__EXERCISE OBJECTIVE__.
Write every record out again exactly as given.

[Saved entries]
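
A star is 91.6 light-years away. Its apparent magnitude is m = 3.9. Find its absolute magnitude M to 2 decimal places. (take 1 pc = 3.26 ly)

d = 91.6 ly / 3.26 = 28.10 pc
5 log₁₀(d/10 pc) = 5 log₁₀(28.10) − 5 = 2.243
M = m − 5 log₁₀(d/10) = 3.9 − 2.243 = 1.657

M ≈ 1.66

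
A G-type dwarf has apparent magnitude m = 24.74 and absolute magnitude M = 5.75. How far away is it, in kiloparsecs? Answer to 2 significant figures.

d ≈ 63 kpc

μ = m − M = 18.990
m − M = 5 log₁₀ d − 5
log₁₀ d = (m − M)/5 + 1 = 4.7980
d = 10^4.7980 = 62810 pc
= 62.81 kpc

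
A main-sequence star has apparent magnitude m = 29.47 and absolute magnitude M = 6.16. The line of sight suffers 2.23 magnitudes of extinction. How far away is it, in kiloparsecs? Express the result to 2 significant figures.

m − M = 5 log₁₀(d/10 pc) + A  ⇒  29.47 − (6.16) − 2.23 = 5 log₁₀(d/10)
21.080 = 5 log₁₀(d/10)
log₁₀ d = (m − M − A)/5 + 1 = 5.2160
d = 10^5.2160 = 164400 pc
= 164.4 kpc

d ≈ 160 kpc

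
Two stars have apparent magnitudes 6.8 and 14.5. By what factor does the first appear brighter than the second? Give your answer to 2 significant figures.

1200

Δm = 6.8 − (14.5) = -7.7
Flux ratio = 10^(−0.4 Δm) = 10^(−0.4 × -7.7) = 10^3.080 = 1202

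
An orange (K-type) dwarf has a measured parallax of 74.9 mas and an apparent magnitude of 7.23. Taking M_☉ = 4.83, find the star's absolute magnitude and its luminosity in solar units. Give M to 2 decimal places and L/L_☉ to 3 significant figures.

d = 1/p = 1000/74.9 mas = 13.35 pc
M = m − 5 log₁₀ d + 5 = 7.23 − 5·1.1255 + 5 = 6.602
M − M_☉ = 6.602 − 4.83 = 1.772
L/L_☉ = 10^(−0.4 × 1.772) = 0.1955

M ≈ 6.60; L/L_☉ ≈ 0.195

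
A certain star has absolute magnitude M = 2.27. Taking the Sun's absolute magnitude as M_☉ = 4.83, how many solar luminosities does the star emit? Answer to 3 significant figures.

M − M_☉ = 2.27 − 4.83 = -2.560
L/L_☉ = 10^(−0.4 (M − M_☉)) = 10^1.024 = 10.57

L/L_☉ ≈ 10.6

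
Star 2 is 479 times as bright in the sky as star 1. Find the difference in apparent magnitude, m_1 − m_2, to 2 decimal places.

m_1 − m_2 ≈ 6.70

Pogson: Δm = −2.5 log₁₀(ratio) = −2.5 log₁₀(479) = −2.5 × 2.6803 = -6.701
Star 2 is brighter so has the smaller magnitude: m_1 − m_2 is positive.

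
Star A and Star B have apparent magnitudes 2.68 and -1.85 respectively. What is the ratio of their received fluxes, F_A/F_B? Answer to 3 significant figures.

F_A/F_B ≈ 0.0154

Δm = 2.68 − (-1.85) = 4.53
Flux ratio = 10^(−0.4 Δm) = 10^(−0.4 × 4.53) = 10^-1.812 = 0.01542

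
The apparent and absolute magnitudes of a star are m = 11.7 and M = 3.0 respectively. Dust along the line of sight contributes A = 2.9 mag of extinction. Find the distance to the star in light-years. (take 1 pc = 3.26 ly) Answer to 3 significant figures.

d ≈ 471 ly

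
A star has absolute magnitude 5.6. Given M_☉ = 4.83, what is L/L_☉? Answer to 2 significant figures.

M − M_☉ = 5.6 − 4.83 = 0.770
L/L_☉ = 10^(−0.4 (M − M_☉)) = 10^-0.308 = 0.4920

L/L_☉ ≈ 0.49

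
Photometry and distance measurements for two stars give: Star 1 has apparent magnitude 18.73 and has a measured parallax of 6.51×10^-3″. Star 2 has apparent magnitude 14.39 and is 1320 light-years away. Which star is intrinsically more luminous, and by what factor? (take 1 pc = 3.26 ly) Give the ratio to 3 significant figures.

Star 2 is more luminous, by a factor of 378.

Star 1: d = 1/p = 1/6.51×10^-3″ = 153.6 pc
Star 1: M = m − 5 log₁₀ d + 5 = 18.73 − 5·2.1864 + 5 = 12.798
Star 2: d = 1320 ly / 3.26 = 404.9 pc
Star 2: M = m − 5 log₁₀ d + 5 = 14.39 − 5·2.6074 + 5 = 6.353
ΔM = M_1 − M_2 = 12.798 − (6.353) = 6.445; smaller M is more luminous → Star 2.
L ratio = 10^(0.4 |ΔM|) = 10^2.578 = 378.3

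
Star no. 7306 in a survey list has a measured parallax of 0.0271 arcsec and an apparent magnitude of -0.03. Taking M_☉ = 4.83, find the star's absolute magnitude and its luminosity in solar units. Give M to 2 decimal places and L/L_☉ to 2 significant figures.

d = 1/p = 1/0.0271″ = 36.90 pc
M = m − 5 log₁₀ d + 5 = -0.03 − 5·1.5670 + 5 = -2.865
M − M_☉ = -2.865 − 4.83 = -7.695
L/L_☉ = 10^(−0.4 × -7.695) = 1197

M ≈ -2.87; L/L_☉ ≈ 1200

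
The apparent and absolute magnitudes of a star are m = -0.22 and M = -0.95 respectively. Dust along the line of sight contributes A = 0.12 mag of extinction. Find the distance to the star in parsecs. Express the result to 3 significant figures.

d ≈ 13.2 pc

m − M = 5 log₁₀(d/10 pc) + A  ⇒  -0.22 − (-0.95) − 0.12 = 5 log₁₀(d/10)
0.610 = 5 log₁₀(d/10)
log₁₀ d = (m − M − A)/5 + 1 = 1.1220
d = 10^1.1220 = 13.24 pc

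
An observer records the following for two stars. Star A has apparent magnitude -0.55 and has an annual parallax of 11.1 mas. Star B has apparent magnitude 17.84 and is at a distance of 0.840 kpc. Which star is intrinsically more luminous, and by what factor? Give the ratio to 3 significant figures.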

__EXERCISE SOLUTION__.
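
A star is 91.6 light-years away. Its apparent magnitude is m = 3.9. Find its absolute magnitude M to 2 decimal places. (take 1 pc = 3.26 ly)

d = 91.6 ly / 3.26 = 28.10 pc
5 log₁₀(d/10 pc) = 5 log₁₀(28.10) − 5 = 2.243
M = m − 5 log₁₀(d/10) = 3.9 − 2.243 = 1.657

M ≈ 1.66

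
A G-type dwarf has apparent magnitude m = 24.74 and absolute magnitude M = 5.75. How far away is it, in kiloparsecs? Answer to 2 significant figures.

d ≈ 63 kpc

μ = m − M = 18.990
m − M = 5 log₁₀ d − 5
log₁₀ d = (m − M)/5 + 1 = 4.7980
d = 10^4.7980 = 62810 pc
= 62.81 kpc

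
A main-sequence star has apparent magnitude m = 29.47 and absolute magnitude M = 6.16. The line of sight suffers 2.23 magnitudes of extinction. How far away is it, in kiloparsecs? Express the result to 2 significant figures.

m − M = 5 log₁₀(d/10 pc) + A  ⇒  29.47 − (6.16) − 2.23 = 5 log₁₀(d/10)
21.080 = 5 log₁₀(d/10)
log₁₀ d = (m − M − A)/5 + 1 = 5.2160
d = 10^5.2160 = 164400 pc
= 164.4 kpc

d ≈ 160 kpc

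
Two stars have apparent magnitudes 6.8 and 14.5. By what factor does the first appear brighter than the second? Give your answer to 2 significant figures.

1200

Δm = 6.8 − (14.5) = -7.7
Flux ratio = 10^(−0.4 Δm) = 10^(−0.4 × -7.7) = 10^3.080 = 1202

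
An orange (K-type) dwarf has a measured parallax of 74.9 mas and an apparent magnitude of 7.23. Taking M_☉ = 4.83, find the star's absolute magnitude and its luminosity in solar units. Give M to 2 decimal places and L/L_☉ to 3 significant figures.

d = 1/p = 1000/74.9 mas = 13.35 pc
M = m − 5 log₁₀ d + 5 = 7.23 − 5·1.1255 + 5 = 6.602
M − M_☉ = 6.602 − 4.83 = 1.772
L/L_☉ = 10^(−0.4 × 1.772) = 0.1955

M ≈ 6.60; L/L_☉ ≈ 0.195

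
A certain star has absolute magnitude M = 2.27. Taking the Sun's absolute magnitude as M_☉ = 4.83, how many solar luminosities does the star emit? Answer to 3 significant figures.

M − M_☉ = 2.27 − 4.83 = -2.560
L/L_☉ = 10^(−0.4 (M − M_☉)) = 10^1.024 = 10.57

L/L_☉ ≈ 10.6

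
Star 2 is 479 times as bright in the sky as star 1. Find the difference in apparent magnitude, m_1 − m_2, to 2 decimal places.

m_1 − m_2 ≈ 6.70

Pogson: Δm = −2.5 log₁₀(ratio) = −2.5 log₁₀(479) = −2.5 × 2.6803 = -6.701
Star 2 is brighter so has the smaller magnitude: m_1 − m_2 is positive.

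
Star A and Star B have apparent magnitudes 2.68 and -1.85 respectively. What is the ratio of their received fluxes, F_A/F_B? Answer to 3 significant figures.

F_A/F_B ≈ 0.0154

Δm = 2.68 − (-1.85) = 4.53
Flux ratio = 10^(−0.4 Δm) = 10^(−0.4 × 4.53) = 10^-1.812 = 0.01542

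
The apparent and absolute magnitudes of a star are m = 11.7 and M = 3.0 respectively. Dust along the line of sight contributes A = 2.9 mag of extinction. Find the distance to the star in light-years. (take 1 pc = 3.26 ly) Answer to 3 significant figures.

d ≈ 471 ly

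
A star has absolute magnitude 5.6. Given M_☉ = 4.83, what is L/L_☉? Answer to 2 significant figures.

M − M_☉ = 5.6 − 4.83 = 0.770
L/L_☉ = 10^(−0.4 (M − M_☉)) = 10^-0.308 = 0.4920

L/L_☉ ≈ 0.49

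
Photometry and distance measurements for two stars give: Star 1 has apparent magnitude 18.73 and has a measured parallax of 6.51×10^-3″. Star 2 has apparent magnitude 14.39 and is 1320 light-years away. Which star is intrinsically more luminous, and by what factor? (take 1 pc = 3.26 ly) Give the ratio to 3 significant figures.

Star 2 is more luminous, by a factor of 378.

Star 1: d = 1/p = 1/6.51×10^-3″ = 153.6 pc
Star 1: M = m − 5 log₁₀ d + 5 = 18.73 − 5·2.1864 + 5 = 12.798
Star 2: d = 1320 ly / 3.26 = 404.9 pc
Star 2: M = m − 5 log₁₀ d + 5 = 14.39 − 5·2.6074 + 5 = 6.353
ΔM = M_1 − M_2 = 12.798 − (6.353) = 6.445; smaller M is more luminous → Star 2.
L ratio = 10^(0.4 |ΔM|) = 10^2.578 = 378.3

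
Star no. 7306 in a survey list has a measured parallax of 0.0271 arcsec and an apparent magnitude of -0.03. Taking M_☉ = 4.83, find the star's absolute magnitude and its luminosity in solar units. Give M to 2 decimal places and L/L_☉ to 2 significant figures.

d = 1/p = 1/0.0271″ = 36.90 pc
M = m − 5 log₁₀ d + 5 = -0.03 − 5·1.5670 + 5 = -2.865
M − M_☉ = -2.865 − 4.83 = -7.695
L/L_☉ = 10^(−0.4 × -7.695) = 1197

M ≈ -2.87; L/L_☉ ≈ 1200

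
The apparent and absolute magnitudes of a star are m = -0.22 and M = -0.95 respectively. Dust along the line of sight contributes A = 0.12 mag of extinction. Find the distance to the star in parsecs. Express the result to 3 significant figures.

d ≈ 13.2 pc

m − M = 5 log₁₀(d/10 pc) + A  ⇒  -0.22 − (-0.95) − 0.12 = 5 log₁₀(d/10)
0.610 = 5 log₁₀(d/10)
log₁₀ d = (m − M − A)/5 + 1 = 1.1220
d = 10^1.1220 = 13.24 pc

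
An observer records the following for two stars. Star A has apparent magnitude -0.55 and has an annual parallax of 11.1 mas. Star B has apparent magnitude 17.84 and is at a distance of 0.840 kpc. Which star is intrinsically more luminous, and by what factor? Give the ratio to 3 significant figures.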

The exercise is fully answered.